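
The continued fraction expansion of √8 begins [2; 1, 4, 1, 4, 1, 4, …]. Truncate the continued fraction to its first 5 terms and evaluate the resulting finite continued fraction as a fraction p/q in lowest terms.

82/29

Work from the innermost term outward:
Start with 4.
1 + 1/(4/1) = 1 + 1/4 = 5/4
4 + 1/(5/4) = 4 + 4/5 = 24/5
1 + 1/(24/5) = 1 + 5/24 = 29/24
2 + 1/(29/24) = 2 + 24/29 = 82/29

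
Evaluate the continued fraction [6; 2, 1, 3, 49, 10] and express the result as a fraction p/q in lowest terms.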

**Problem to solve**
All of the entries must be printed again exactly as given.

**Response for this exercise**
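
The continued fraction expansion of √8 begins [2; 1, 4, 1, 4, 1, 4, …]. Truncate the continued fraction to its first 5 terms and evaluate the resulting finite continued fraction as a fraction p/q in lowest terms.

82/29

Work from the innermost term outward:
Start with 4.
1 + 1/(4/1) = 1 + 1/4 = 5/4
4 + 1/(5/4) = 4 + 4/5 = 24/5
1 + 1/(24/5) = 1 + 5/24 = 29/24
2 + 1/(29/24) = 2 + 24/29 = 82/29

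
Evaluate the continued fraction [6; 2, 1, 3, 49, 10] and express the result as a fraction p/q in lowest terms.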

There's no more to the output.